## Stored dataset items
**********
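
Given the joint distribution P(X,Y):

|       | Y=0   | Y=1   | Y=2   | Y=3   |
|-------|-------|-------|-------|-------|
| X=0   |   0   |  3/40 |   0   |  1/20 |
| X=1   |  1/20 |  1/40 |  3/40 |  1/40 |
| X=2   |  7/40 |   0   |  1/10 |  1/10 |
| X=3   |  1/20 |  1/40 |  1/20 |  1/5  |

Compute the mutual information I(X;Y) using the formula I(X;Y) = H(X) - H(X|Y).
0.3818 bits

I(X;Y) = H(X) - H(X|Y)

Marginal of X (row sums):
  P(X=0) = 0 + 3/40 + 0 + 1/20 = 1/8
  P(X=1) = 1/20 + 1/40 + 3/40 + 1/40 = 7/40
  P(X=2) = 7/40 + 0 + 1/10 + 1/10 = 3/8
  P(X=3) = 1/20 + 1/40 + 1/20 + 1/5 = 13/40
H(X) = -[(1/8)·log₂(1/8) + (7/40)·log₂(7/40) + (3/8)·log₂(3/8) + (13/40)·log₂(13/40)]
  = 0.3750 + 0.4401 + 0.5306 + 0.5270 = 1.8727 bits

Marginal of Y (column sums):
  P(Y=0) = 0 + 1/20 + 7/40 + 1/20 = 11/40
  P(Y=1) = 3/40 + 1/40 + 0 + 1/40 = 1/8
  P(Y=2) = 0 + 3/40 + 1/10 + 1/20 = 9/40
  P(Y=3) = 1/20 + 1/40 + 1/10 + 1/5 = 3/8
H(X|Y) = Σ_y P(y)·H(X|Y=y):
  Y=0: P(Y=0) = 11/40, P(X|Y=0) = (0, 2/11, 7/11, 2/11) → H(X|Y=0) = 1.3093
  Y=1: P(Y=1) = 1/8, P(X|Y=1) = (3/5, 1/5, 0, 1/5) → H(X|Y=1) = 1.3710
  Y=2: P(Y=2) = 9/40, P(X|Y=2) = (0, 1/3, 4/9, 2/9) → H(X|Y=2) = 1.5305
  Y=3: P(Y=3) = 3/8, P(X|Y=3) = (2/15, 1/15, 4/15, 8/15) → H(X|Y=3) = 1.6402
H(X|Y) = (11/40)·1.3093 + (1/8)·1.3710 + (9/40)·1.5305 + (3/8)·1.6402 = 1.4909 bits

I(X;Y) = H(X) - H(X|Y) = 1.8727 - 1.4909 = 0.3818 bits

Cross-check via I(X;Y) = H(X) + H(Y) - H(X,Y): computing H(Y) from the column sums and H(X,Y) from the 16 cells in the same way gives H(Y) = 1.9020 bits and H(X,Y) = 3.3929 bits, so
I(X;Y) = 1.8727 + 1.9020 - 3.3929 = 0.3818 bits ✓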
**********
## Problem to solve
In full and word for word, reproduce the data above.

## Solution to the exercise
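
Given the joint distribution P(X,Y):

|       | Y=0   | Y=1   | Y=2   | Y=3   |
|-------|-------|-------|-------|-------|
| X=0   |   0   |  3/40 |   0   |  1/20 |
| X=1   |  1/20 |  1/40 |  3/40 |  1/40 |
| X=2   |  7/40 |   0   |  1/10 |  1/10 |
| X=3   |  1/20 |  1/40 |  1/20 |  1/5  |

Compute the mutual information I(X;Y) using the formula I(X;Y) = H(X) - H(X|Y).
0.3818 bits

I(X;Y) = H(X) - H(X|Y)

Marginal of X (row sums):
  P(X=0) = 0 + 3/40 + 0 + 1/20 = 1/8
  P(X=1) = 1/20 + 1/40 + 3/40 + 1/40 = 7/40
  P(X=2) = 7/40 + 0 + 1/10 + 1/10 = 3/8
  P(X=3) = 1/20 + 1/40 + 1/20 + 1/5 = 13/40
H(X) = -[(1/8)·log₂(1/8) + (7/40)·log₂(7/40) + (3/8)·log₂(3/8) + (13/40)·log₂(13/40)]
  = 0.3750 + 0.4401 + 0.5306 + 0.5270 = 1.8727 bits

Marginal of Y (column sums):
  P(Y=0) = 0 + 1/20 + 7/40 + 1/20 = 11/40
  P(Y=1) = 3/40 + 1/40 + 0 + 1/40 = 1/8
  P(Y=2) = 0 + 3/40 + 1/10 + 1/20 = 9/40
  P(Y=3) = 1/20 + 1/40 + 1/10 + 1/5 = 3/8
H(X|Y) = Σ_y P(y)·H(X|Y=y):
  Y=0: P(Y=0) = 11/40, P(X|Y=0) = (0, 2/11, 7/11, 2/11) → H(X|Y=0) = 1.3093
  Y=1: P(Y=1) = 1/8, P(X|Y=1) = (3/5, 1/5, 0, 1/5) → H(X|Y=1) = 1.3710
  Y=2: P(Y=2) = 9/40, P(X|Y=2) = (0, 1/3, 4/9, 2/9) → H(X|Y=2) = 1.5305
  Y=3: P(Y=3) = 3/8, P(X|Y=3) = (2/15, 1/15, 4/15, 8/15) → H(X|Y=3) = 1.6402
H(X|Y) = (11/40)·1.3093 + (1/8)·1.3710 + (9/40)·1.5305 + (3/8)·1.6402 = 1.4909 bits

I(X;Y) = H(X) - H(X|Y) = 1.8727 - 1.4909 = 0.3818 bits

Cross-check via I(X;Y) = H(X) + H(Y) - H(X,Y): computing H(Y) from the column sums and H(X,Y) from the 16 cells in the same way gives H(Y) = 1.9020 bits and H(X,Y) = 3.3929 bits, so
I(X;Y) = 1.8727 + 1.9020 - 3.3929 = 0.3818 bits ✓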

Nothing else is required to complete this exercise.